**The task**
In this exercise, return each entry exactly as given.

--- Material for this exercise ---

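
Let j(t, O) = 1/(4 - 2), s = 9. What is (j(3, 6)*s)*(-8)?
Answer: -36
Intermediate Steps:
j(t, O) = ½ (j(t, O) = 1/2 = ½)
(j(3, 6)*s)*(-8) = ((½)*9)*(-8) = (9/2)*(-8) = -36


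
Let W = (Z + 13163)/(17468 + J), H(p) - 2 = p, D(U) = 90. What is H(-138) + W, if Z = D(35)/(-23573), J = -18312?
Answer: -3016094541/19895612 ≈ -151.60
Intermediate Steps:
H(p) = 2 + p
Z = -90/23573 (Z = 90/(-23573) = 90*(-1/23573) = -90/23573 ≈ -0.0038179)
W = -310291309/19895612 (W = (-90/23573 + 13163)/(17468 - 18312) = (310291309/23573)/(-844) = (310291309/23573)*(-1/844) = -310291309/19895612 ≈ -15.596)
H(-138) + W = (2 - 138) - 310291309/19895612 = -136 - 310291309/19895612 = -3016094541/19895612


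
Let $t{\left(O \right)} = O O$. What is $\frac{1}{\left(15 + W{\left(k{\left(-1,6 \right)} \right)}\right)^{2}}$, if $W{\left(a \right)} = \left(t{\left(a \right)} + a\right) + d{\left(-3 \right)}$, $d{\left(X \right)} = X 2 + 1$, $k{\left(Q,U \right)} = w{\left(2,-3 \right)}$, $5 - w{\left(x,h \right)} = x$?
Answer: $\frac{1}{484} \approx 0.0020661$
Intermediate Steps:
$w{\left(x,h \right)} = 5 - x$
$t{\left(O \right)} = O^{2}$
$k{\left(Q,U \right)} = 3$ ($k{\left(Q,U \right)} = 5 - 2 = 3$)
$d{\left(X \right)} = 1 + 2 X$ ($d{\left(X \right)} = 2 X + 1 = 1 + 2 X$)
$W{\left(a \right)} = -5 + a + a^{2}$ ($W{\left(a \right)} = \left(a^{2} + a\right) + \left(1 + 2 \left(-3\right)\right) = \left(a + a^{2}\right) + \left(1 - 6\right) = \left(a + a^{2}\right) - 5 = -5 + a + a^{2}$)
$\frac{1}{\left(15 + W{\left(k{\left(-1,6 \right)} \right)}\right)^{2}} = \frac{1}{\left(15 + \left(-5 + 3 + 3^{2}\right)\right)^{2}} = \frac{1}{\left(15 + \left(-5 + 3 + 9\right)\right)^{2}} = \frac{1}{\left(15 + 7\right)^{2}} = \frac{1}{22^{2}} = \frac{1}{484}$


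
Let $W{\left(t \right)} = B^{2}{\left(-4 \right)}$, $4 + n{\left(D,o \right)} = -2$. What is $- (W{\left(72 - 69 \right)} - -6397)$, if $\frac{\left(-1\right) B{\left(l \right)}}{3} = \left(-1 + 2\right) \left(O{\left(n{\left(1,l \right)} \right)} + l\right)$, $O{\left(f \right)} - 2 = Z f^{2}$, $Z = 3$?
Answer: $-107521$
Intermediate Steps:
$n{\left(D,o \right)} = -6$ ($n{\left(D,o \right)} = -4 - 2 = -6$)
$O{\left(f \right)} = 2 + 3 f^{2}$
$B{\left(l \right)} = -330 - 3 l$ ($B{\left(l \right)} = - 3 \left(-1 + 2\right) \left(\left(2 + 3 \left(-6\right)^{2}\right) + l\right) = - 3 \cdot 1 \left(\left(2 + 3 \cdot 36\right) + l\right) = - 3 \cdot 1 \left(\left(2 + 108\right) + l\right) = - 3 \cdot 1 \left(110 + l\right) = - 3 \left(110 + l\right) = -330 - 3 l$)
$W{\left(t \right)} = 101124$ ($W{\left(t \right)} = \left(-330 - -12\right)^{2} = \left(-330 + 12\right)^{2} = \left(-318\right)^{2} = 101124$)
$- (W{\left(72 - 69 \right)} - -6397) = - (101124 - -6397) = - (101124 + 6397) = \left(-1\right) 107521 = -107521$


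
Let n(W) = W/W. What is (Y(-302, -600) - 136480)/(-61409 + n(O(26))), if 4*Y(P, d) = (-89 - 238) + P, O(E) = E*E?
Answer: 546549/245632 ≈ 2.2251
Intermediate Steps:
O(E) = E²
n(W) = 1
Y(P, d) = -327/4 + P/4 (Y(P, d) = ((-89 - 238) + P)/4 = (-327 + P)/4 = -327/4 + P/4)
(Y(-302, -600) - 136480)/(-61409 + n(O(26))) = ((-327/4 + (¼)*(-302)) - 136480)/(-61409 + 1) = ((-327/4 - 151/2) - 136480)/(-61408) = (-629/4 - 136480)*(-1/61408) = -546549/4*(-1/61408) = 546549/245632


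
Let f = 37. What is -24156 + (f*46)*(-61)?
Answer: -127978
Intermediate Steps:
-24156 + (f*46)*(-61) = -24156 + (37*46)*(-61) = -24156 + 1702*(-61) = -24156 - 103822 = -127978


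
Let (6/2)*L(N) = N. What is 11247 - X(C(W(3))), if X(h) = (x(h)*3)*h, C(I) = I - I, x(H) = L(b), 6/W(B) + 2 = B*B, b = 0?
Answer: 11247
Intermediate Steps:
W(B) = 6/(-2 + B²) (W(B) = 6/(-2 + B*B) = 6/(-2 + B²))
L(N) = N/3
x(H) = 0 (x(H) = (⅓)*0 = 0)
C(I) = 0
X(h) = 0 (X(h) = (0*3)*h = 0*h = 0)
11247 - X(C(W(3))) = 11247 - 1*0 = 11247 + 0 = 11247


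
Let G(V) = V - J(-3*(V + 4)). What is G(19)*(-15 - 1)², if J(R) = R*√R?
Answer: 4864 + 17664*I*√69 ≈ 4864.0 + 1.4673e+5*I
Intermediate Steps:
J(R) = R^(3/2)
G(V) = V - (-12 - 3*V)^(3/2) (G(V) = V - (-3*(V + 4))^(3/2) = V - (-3*(4 + V))^(3/2) = V - (-12 - 3*V)^(3/2))
G(19)*(-15 - 1)² = (19 - 3*√3*(-4 - 1*19)^(3/2))*(-15 - 1)² = (19 - 3*√3*(-4 - 19)^(3/2))*(-16)² = (19 - 3*√3*(-23)^(3/2))*256 = (19 - 3*√3*(-23*I*√23))*256 = (19 + 69*I*√69)*256 = 4864 + 17664*I*√69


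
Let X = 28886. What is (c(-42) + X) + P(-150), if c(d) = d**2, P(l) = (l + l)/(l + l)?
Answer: 30651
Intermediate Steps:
P(l) = 1 (P(l) = (2*l)/((2*l)) = (2*l)*(1/(2*l)) = 1)
(c(-42) + X) + P(-150) = ((-42)**2 + 28886) + 1 = (1764 + 28886) + 1 = 30650 + 1 = 30651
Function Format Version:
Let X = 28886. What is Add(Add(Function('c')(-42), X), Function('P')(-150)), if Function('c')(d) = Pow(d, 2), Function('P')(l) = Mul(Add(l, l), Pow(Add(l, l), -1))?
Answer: 30651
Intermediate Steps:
Function('P')(l) = 1 (Function('P')(l) = Mul(Mul(2, l), Pow(Mul(2, l), -1)) = Mul(Mul(2, l), Mul(Rational(1, 2), Pow(l, -1))) = 1)
Add(Add(Function('c')(-42), X), Function('P')(-150)) = Add(Add(Pow(-42, 2), 28886), 1) = Add(Add(1764, 28886), 1) = Add(30650, 1) = 30651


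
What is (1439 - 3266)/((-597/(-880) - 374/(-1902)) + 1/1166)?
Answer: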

---

**Exercise solution**
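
Let j(t, O) = 1/(4 - 2), s = 9. What is (j(3, 6)*s)*(-8)?
Answer: -36
Intermediate Steps:
j(t, O) = ½ (j(t, O) = 1/2 = ½)
(j(3, 6)*s)*(-8) = ((½)*9)*(-8) = (9/2)*(-8) = -36


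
Let W = (Z + 13163)/(17468 + J), H(p) - 2 = p, D(U) = 90. What is H(-138) + W, if Z = D(35)/(-23573), J = -18312?
Answer: -3016094541/19895612 ≈ -151.60
Intermediate Steps:
H(p) = 2 + p
Z = -90/23573 (Z = 90/(-23573) = 90*(-1/23573) = -90/23573 ≈ -0.0038179)
W = -310291309/19895612 (W = (-90/23573 + 13163)/(17468 - 18312) = (310291309/23573)/(-844) = (310291309/23573)*(-1/844) = -310291309/19895612 ≈ -15.596)
H(-138) + W = (2 - 138) - 310291309/19895612 = -136 - 310291309/19895612 = -3016094541/19895612


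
Let $t{\left(O \right)} = O O$. What is $\frac{1}{\left(15 + W{\left(k{\left(-1,6 \right)} \right)}\right)^{2}}$, if $W{\left(a \right)} = \left(t{\left(a \right)} + a\right) + d{\left(-3 \right)}$, $d{\left(X \right)} = X 2 + 1$, $k{\left(Q,U \right)} = w{\left(2,-3 \right)}$, $5 - w{\left(x,h \right)} = x$?
Answer: $\frac{1}{484} \approx 0.0020661$
Intermediate Steps:
$w{\left(x,h \right)} = 5 - x$
$t{\left(O \right)} = O^{2}$
$k{\left(Q,U \right)} = 3$ ($k{\left(Q,U \right)} = 5 - 2 = 3$)
$d{\left(X \right)} = 1 + 2 X$ ($d{\left(X \right)} = 2 X + 1 = 1 + 2 X$)
$W{\left(a \right)} = -5 + a + a^{2}$ ($W{\left(a \right)} = \left(a^{2} + a\right) + \left(1 + 2 \left(-3\right)\right) = \left(a + a^{2}\right) + \left(1 - 6\right) = \left(a + a^{2}\right) - 5 = -5 + a + a^{2}$)
$\frac{1}{\left(15 + W{\left(k{\left(-1,6 \right)} \right)}\right)^{2}} = \frac{1}{\left(15 + \left(-5 + 3 + 3^{2}\right)\right)^{2}} = \frac{1}{\left(15 + \left(-5 + 3 + 9\right)\right)^{2}} = \frac{1}{\left(15 + 7\right)^{2}} = \frac{1}{22^{2}} = \frac{1}{484}$


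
Let $W{\left(t \right)} = B^{2}{\left(-4 \right)}$, $4 + n{\left(D,o \right)} = -2$. What is $- (W{\left(72 - 69 \right)} - -6397)$, if $\frac{\left(-1\right) B{\left(l \right)}}{3} = \left(-1 + 2\right) \left(O{\left(n{\left(1,l \right)} \right)} + l\right)$, $O{\left(f \right)} - 2 = Z f^{2}$, $Z = 3$?
Answer: $-107521$
Intermediate Steps:
$n{\left(D,o \right)} = -6$ ($n{\left(D,o \right)} = -4 - 2 = -6$)
$O{\left(f \right)} = 2 + 3 f^{2}$
$B{\left(l \right)} = -330 - 3 l$ ($B{\left(l \right)} = - 3 \left(-1 + 2\right) \left(\left(2 + 3 \left(-6\right)^{2}\right) + l\right) = - 3 \cdot 1 \left(\left(2 + 3 \cdot 36\right) + l\right) = - 3 \cdot 1 \left(\left(2 + 108\right) + l\right) = - 3 \cdot 1 \left(110 + l\right) = - 3 \left(110 + l\right) = -330 - 3 l$)
$W{\left(t \right)} = 101124$ ($W{\left(t \right)} = \left(-330 - -12\right)^{2} = \left(-330 + 12\right)^{2} = \left(-318\right)^{2} = 101124$)
$- (W{\left(72 - 69 \right)} - -6397) = - (101124 - -6397) = - (101124 + 6397) = \left(-1\right) 107521 = -107521$


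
Let n(W) = W/W. What is (Y(-302, -600) - 136480)/(-61409 + n(O(26))), if 4*Y(P, d) = (-89 - 238) + P, O(E) = E*E?
Answer: 546549/245632 ≈ 2.2251
Intermediate Steps:
O(E) = E²
n(W) = 1
Y(P, d) = -327/4 + P/4 (Y(P, d) = ((-89 - 238) + P)/4 = (-327 + P)/4 = -327/4 + P/4)
(Y(-302, -600) - 136480)/(-61409 + n(O(26))) = ((-327/4 + (¼)*(-302)) - 136480)/(-61409 + 1) = ((-327/4 - 151/2) - 136480)/(-61408) = (-629/4 - 136480)*(-1/61408) = -546549/4*(-1/61408) = 546549/245632


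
Let f = 37. What is -24156 + (f*46)*(-61)?
Answer: -127978
Intermediate Steps:
-24156 + (f*46)*(-61) = -24156 + (37*46)*(-61) = -24156 + 1702*(-61) = -24156 - 103822 = -127978


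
Let (6/2)*L(N) = N. What is 11247 - X(C(W(3))), if X(h) = (x(h)*3)*h, C(I) = I - I, x(H) = L(b), 6/W(B) + 2 = B*B, b = 0?
Answer: 11247
Intermediate Steps:
W(B) = 6/(-2 + B²) (W(B) = 6/(-2 + B*B) = 6/(-2 + B²))
L(N) = N/3
x(H) = 0 (x(H) = (⅓)*0 = 0)
C(I) = 0
X(h) = 0 (X(h) = (0*3)*h = 0*h = 0)
11247 - X(C(W(3))) = 11247 - 1*0 = 11247 + 0 = 11247


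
Let G(V) = V - J(-3*(V + 4)). What is G(19)*(-15 - 1)², if J(R) = R*√R?
Answer: 4864 + 17664*I*√69 ≈ 4864.0 + 1.4673e+5*I
Intermediate Steps:
J(R) = R^(3/2)
G(V) = V - (-12 - 3*V)^(3/2) (G(V) = V - (-3*(V + 4))^(3/2) = V - (-3*(4 + V))^(3/2) = V - (-12 - 3*V)^(3/2))
G(19)*(-15 - 1)² = (19 - 3*√3*(-4 - 1*19)^(3/2))*(-15 - 1)² = (19 - 3*√3*(-4 - 19)^(3/2))*(-16)² = (19 - 3*√3*(-23)^(3/2))*256 = (19 - 3*√3*(-23*I*√23))*256 = (19 + 69*I*√69)*256 = 4864 + 17664*I*√69


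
Let X = 28886. What is (c(-42) + X) + P(-150), if c(d) = d**2, P(l) = (l + l)/(l + l)?
Answer: 30651
Intermediate Steps:
P(l) = 1 (P(l) = (2*l)/((2*l)) = (2*l)*(1/(2*l)) = 1)
(c(-42) + X) + P(-150) = ((-42)**2 + 28886) + 1 = (1764 + 28886) + 1 = 30650 + 1 = 30651
Function Format Version:
Let X = 28886. What is Add(Add(Function('c')(-42), X), Function('P')(-150)), if Function('c')(d) = Pow(d, 2), Function('P')(l) = Mul(Add(l, l), Pow(Add(l, l), -1))?
Answer: 30651
Intermediate Steps:
Function('P')(l) = 1 (Function('P')(l) = Mul(Mul(2, l), Pow(Mul(2, l), -1)) = Mul(Mul(2, l), Mul(Rational(1, 2), Pow(l, -1))) = 1)
Add(Add(Function('c')(-42), X), Function('P')(-150)) = Add(Add(Pow(-42, 2), 28886), 1) = Add(Add(1764, 28886), 1) = Add(30650, 1) = 30651


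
What is (1439 - 3266)/((-597/(-880) - 374/(-1902)) + 1/1166)?
Answer: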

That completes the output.